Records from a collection
[Start of Attachment]

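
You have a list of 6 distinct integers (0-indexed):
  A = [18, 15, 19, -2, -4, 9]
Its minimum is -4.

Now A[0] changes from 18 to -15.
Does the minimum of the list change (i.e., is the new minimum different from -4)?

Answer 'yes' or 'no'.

Old min = -4
Change: A[0] 18 -> -15
Changed element was NOT the min; min changes only if -15 < -4.
New min = -15; changed? yes

Answer: yes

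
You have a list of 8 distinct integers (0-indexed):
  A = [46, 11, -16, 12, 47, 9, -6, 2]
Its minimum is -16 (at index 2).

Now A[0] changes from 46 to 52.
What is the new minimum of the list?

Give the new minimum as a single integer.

Old min = -16 (at index 2)
Change: A[0] 46 -> 52
Changed element was NOT the old min.
  New min = min(old_min, new_val) = min(-16, 52) = -16

Answer: -16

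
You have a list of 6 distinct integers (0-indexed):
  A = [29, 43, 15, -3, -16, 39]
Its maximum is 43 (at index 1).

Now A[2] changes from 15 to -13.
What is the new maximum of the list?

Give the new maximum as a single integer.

Answer: 43

Derivation:
Old max = 43 (at index 1)
Change: A[2] 15 -> -13
Changed element was NOT the old max.
  New max = max(old_max, new_val) = max(43, -13) = 43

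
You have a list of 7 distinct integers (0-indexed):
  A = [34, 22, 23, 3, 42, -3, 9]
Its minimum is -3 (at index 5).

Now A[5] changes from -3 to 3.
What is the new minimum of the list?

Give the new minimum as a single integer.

Old min = -3 (at index 5)
Change: A[5] -3 -> 3
Changed element WAS the min. Need to check: is 3 still <= all others?
  Min of remaining elements: 3
  New min = min(3, 3) = 3

Answer: 3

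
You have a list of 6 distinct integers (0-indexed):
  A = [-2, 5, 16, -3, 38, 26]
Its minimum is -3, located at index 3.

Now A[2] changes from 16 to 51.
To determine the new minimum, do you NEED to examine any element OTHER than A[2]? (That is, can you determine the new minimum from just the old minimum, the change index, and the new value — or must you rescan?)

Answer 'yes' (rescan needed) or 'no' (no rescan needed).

Old min = -3 at index 3
Change at index 2: 16 -> 51
Index 2 was NOT the min. New min = min(-3, 51). No rescan of other elements needed.
Needs rescan: no

Answer: no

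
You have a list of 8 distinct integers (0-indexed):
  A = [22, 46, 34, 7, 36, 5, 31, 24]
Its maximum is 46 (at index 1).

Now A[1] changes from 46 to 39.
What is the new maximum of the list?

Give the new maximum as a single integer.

Old max = 46 (at index 1)
Change: A[1] 46 -> 39
Changed element WAS the max -> may need rescan.
  Max of remaining elements: 36
  New max = max(39, 36) = 39

Answer: 39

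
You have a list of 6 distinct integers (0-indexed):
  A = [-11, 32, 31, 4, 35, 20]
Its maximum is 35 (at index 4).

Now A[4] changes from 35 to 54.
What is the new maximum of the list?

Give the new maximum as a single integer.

Answer: 54

Derivation:
Old max = 35 (at index 4)
Change: A[4] 35 -> 54
Changed element WAS the max -> may need rescan.
  Max of remaining elements: 32
  New max = max(54, 32) = 54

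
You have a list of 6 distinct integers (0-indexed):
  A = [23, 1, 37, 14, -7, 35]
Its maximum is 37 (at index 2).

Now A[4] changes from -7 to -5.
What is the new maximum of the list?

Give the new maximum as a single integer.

Answer: 37

Derivation:
Old max = 37 (at index 2)
Change: A[4] -7 -> -5
Changed element was NOT the old max.
  New max = max(old_max, new_val) = max(37, -5) = 37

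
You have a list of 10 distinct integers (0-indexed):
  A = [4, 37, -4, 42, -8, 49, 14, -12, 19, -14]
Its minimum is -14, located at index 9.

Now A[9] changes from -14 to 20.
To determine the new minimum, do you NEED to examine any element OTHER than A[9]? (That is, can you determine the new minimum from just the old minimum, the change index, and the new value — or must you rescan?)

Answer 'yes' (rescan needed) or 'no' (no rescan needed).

Old min = -14 at index 9
Change at index 9: -14 -> 20
Index 9 WAS the min and new value 20 > old min -14. Must rescan other elements to find the new min.
Needs rescan: yes

Answer: yes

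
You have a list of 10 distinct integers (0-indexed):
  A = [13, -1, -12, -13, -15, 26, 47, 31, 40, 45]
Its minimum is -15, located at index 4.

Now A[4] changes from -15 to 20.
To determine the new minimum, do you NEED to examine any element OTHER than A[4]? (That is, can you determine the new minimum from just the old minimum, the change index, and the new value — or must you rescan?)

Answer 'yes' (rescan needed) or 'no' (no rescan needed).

Old min = -15 at index 4
Change at index 4: -15 -> 20
Index 4 WAS the min and new value 20 > old min -15. Must rescan other elements to find the new min.
Needs rescan: yes

Answer: yes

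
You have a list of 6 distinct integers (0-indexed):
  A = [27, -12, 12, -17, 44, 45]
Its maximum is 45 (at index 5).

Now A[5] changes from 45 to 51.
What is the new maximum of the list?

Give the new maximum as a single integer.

Answer: 51

Derivation:
Old max = 45 (at index 5)
Change: A[5] 45 -> 51
Changed element WAS the max -> may need rescan.
  Max of remaining elements: 44
  New max = max(51, 44) = 51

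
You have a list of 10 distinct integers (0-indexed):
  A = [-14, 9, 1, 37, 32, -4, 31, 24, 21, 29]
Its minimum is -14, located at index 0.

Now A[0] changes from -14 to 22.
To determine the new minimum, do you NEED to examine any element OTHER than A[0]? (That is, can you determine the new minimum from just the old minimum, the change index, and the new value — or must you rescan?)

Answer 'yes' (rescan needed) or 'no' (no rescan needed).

Old min = -14 at index 0
Change at index 0: -14 -> 22
Index 0 WAS the min and new value 22 > old min -14. Must rescan other elements to find the new min.
Needs rescan: yes

Answer: yes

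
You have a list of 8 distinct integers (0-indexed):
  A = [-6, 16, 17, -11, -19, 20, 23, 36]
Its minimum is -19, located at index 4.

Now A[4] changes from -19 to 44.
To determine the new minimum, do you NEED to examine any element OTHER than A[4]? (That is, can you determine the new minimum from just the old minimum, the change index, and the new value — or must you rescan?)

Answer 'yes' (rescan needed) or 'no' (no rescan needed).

Old min = -19 at index 4
Change at index 4: -19 -> 44
Index 4 WAS the min and new value 44 > old min -19. Must rescan other elements to find the new min.
Needs rescan: yes

Answer: yes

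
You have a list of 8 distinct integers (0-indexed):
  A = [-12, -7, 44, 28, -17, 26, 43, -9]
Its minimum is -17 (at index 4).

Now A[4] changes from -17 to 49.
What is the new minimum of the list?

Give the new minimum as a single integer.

Answer: -12

Derivation:
Old min = -17 (at index 4)
Change: A[4] -17 -> 49
Changed element WAS the min. Need to check: is 49 still <= all others?
  Min of remaining elements: -12
  New min = min(49, -12) = -12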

[End of Attachment]

▶ [Work item] Could you set down each entry above word for word?

▶ [Response for this exercise]
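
You have a list of 6 distinct integers (0-indexed):
  A = [18, 15, 19, -2, -4, 9]
Its minimum is -4.

Now A[0] changes from 18 to -15.
Does the minimum of the list change (i.e., is the new minimum different from -4)?

Answer 'yes' or 'no'.

Old min = -4
Change: A[0] 18 -> -15
Changed element was NOT the min; min changes only if -15 < -4.
New min = -15; changed? yes

Answer: yes

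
You have a list of 8 distinct integers (0-indexed):
  A = [46, 11, -16, 12, 47, 9, -6, 2]
Its minimum is -16 (at index 2).

Now A[0] changes from 46 to 52.
What is the new minimum of the list?

Give the new minimum as a single integer.

Old min = -16 (at index 2)
Change: A[0] 46 -> 52
Changed element was NOT the old min.
  New min = min(old_min, new_val) = min(-16, 52) = -16

Answer: -16

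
You have a list of 6 distinct integers (0-indexed):
  A = [29, 43, 15, -3, -16, 39]
Its maximum is 43 (at index 1).

Now A[2] changes from 15 to -13.
What is the new maximum of the list?

Give the new maximum as a single integer.

Answer: 43

Derivation:
Old max = 43 (at index 1)
Change: A[2] 15 -> -13
Changed element was NOT the old max.
  New max = max(old_max, new_val) = max(43, -13) = 43

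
You have a list of 7 distinct integers (0-indexed):
  A = [34, 22, 23, 3, 42, -3, 9]
Its minimum is -3 (at index 5).

Now A[5] changes from -3 to 3.
What is the new minimum of the list?

Give the new minimum as a single integer.

Old min = -3 (at index 5)
Change: A[5] -3 -> 3
Changed element WAS the min. Need to check: is 3 still <= all others?
  Min of remaining elements: 3
  New min = min(3, 3) = 3

Answer: 3

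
You have a list of 6 distinct integers (0-indexed):
  A = [-2, 5, 16, -3, 38, 26]
Its minimum is -3, located at index 3.

Now A[2] changes from 16 to 51.
To determine the new minimum, do you NEED to examine any element OTHER than A[2]? (That is, can you determine the new minimum from just the old minimum, the change index, and the new value — or must you rescan?)

Answer 'yes' (rescan needed) or 'no' (no rescan needed).

Old min = -3 at index 3
Change at index 2: 16 -> 51
Index 2 was NOT the min. New min = min(-3, 51). No rescan of other elements needed.
Needs rescan: no

Answer: no

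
You have a list of 8 distinct integers (0-indexed):
  A = [22, 46, 34, 7, 36, 5, 31, 24]
Its maximum is 46 (at index 1).

Now A[1] changes from 46 to 39.
What is the new maximum of the list?

Give the new maximum as a single integer.

Old max = 46 (at index 1)
Change: A[1] 46 -> 39
Changed element WAS the max -> may need rescan.
  Max of remaining elements: 36
  New max = max(39, 36) = 39

Answer: 39

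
You have a list of 6 distinct integers (0-indexed):
  A = [-11, 32, 31, 4, 35, 20]
Its maximum is 35 (at index 4).

Now A[4] changes from 35 to 54.
What is the new maximum of the list?

Give the new maximum as a single integer.

Answer: 54

Derivation:
Old max = 35 (at index 4)
Change: A[4] 35 -> 54
Changed element WAS the max -> may need rescan.
  Max of remaining elements: 32
  New max = max(54, 32) = 54

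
You have a list of 6 distinct integers (0-indexed):
  A = [23, 1, 37, 14, -7, 35]
Its maximum is 37 (at index 2).

Now A[4] changes from -7 to -5.
What is the new maximum of the list?

Give the new maximum as a single integer.

Answer: 37

Derivation:
Old max = 37 (at index 2)
Change: A[4] -7 -> -5
Changed element was NOT the old max.
  New max = max(old_max, new_val) = max(37, -5) = 37

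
You have a list of 10 distinct integers (0-indexed):
  A = [4, 37, -4, 42, -8, 49, 14, -12, 19, -14]
Its minimum is -14, located at index 9.

Now A[9] changes from -14 to 20.
To determine the new minimum, do you NEED to examine any element OTHER than A[9]? (That is, can you determine the new minimum from just the old minimum, the change index, and the new value — or must you rescan?)

Answer 'yes' (rescan needed) or 'no' (no rescan needed).

Old min = -14 at index 9
Change at index 9: -14 -> 20
Index 9 WAS the min and new value 20 > old min -14. Must rescan other elements to find the new min.
Needs rescan: yes

Answer: yes

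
You have a list of 10 distinct integers (0-indexed):
  A = [13, -1, -12, -13, -15, 26, 47, 31, 40, 45]
Its minimum is -15, located at index 4.

Now A[4] changes from -15 to 20.
To determine the new minimum, do you NEED to examine any element OTHER than A[4]? (That is, can you determine the new minimum from just the old minimum, the change index, and the new value — or must you rescan?)

Answer 'yes' (rescan needed) or 'no' (no rescan needed).

Old min = -15 at index 4
Change at index 4: -15 -> 20
Index 4 WAS the min and new value 20 > old min -15. Must rescan other elements to find the new min.
Needs rescan: yes

Answer: yes

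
You have a list of 6 distinct integers (0-indexed):
  A = [27, -12, 12, -17, 44, 45]
Its maximum is 45 (at index 5).

Now A[5] changes from 45 to 51.
What is the new maximum of the list?

Give the new maximum as a single integer.

Answer: 51

Derivation:
Old max = 45 (at index 5)
Change: A[5] 45 -> 51
Changed element WAS the max -> may need rescan.
  Max of remaining elements: 44
  New max = max(51, 44) = 51

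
You have a list of 10 distinct integers (0-indexed):
  A = [-14, 9, 1, 37, 32, -4, 31, 24, 21, 29]
Its minimum is -14, located at index 0.

Now A[0] changes from -14 to 22.
To determine the new minimum, do you NEED to examine any element OTHER than A[0]? (That is, can you determine the new minimum from just the old minimum, the change index, and the new value — or must you rescan?)

Answer 'yes' (rescan needed) or 'no' (no rescan needed).

Old min = -14 at index 0
Change at index 0: -14 -> 22
Index 0 WAS the min and new value 22 > old min -14. Must rescan other elements to find the new min.
Needs rescan: yes

Answer: yes

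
You have a list of 8 distinct integers (0-indexed):
  A = [-6, 16, 17, -11, -19, 20, 23, 36]
Its minimum is -19, located at index 4.

Now A[4] changes from -19 to 44.
To determine the new minimum, do you NEED to examine any element OTHER than A[4]? (That is, can you determine the new minimum from just the old minimum, the change index, and the new value — or must you rescan?)

Answer 'yes' (rescan needed) or 'no' (no rescan needed).

Old min = -19 at index 4
Change at index 4: -19 -> 44
Index 4 WAS the min and new value 44 > old min -19. Must rescan other elements to find the new min.
Needs rescan: yes

Answer: yes

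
You have a list of 8 distinct integers (0-indexed):
  A = [-12, -7, 44, 28, -17, 26, 43, -9]
Its minimum is -17 (at index 4).

Now A[4] changes from -17 to 49.
What is the new minimum of the list?

Give the new minimum as a single integer.

Answer: -12

Derivation:
Old min = -17 (at index 4)
Change: A[4] -17 -> 49
Changed element WAS the min. Need to check: is 49 still <= all others?
  Min of remaining elements: -12
  New min = min(49, -12) = -12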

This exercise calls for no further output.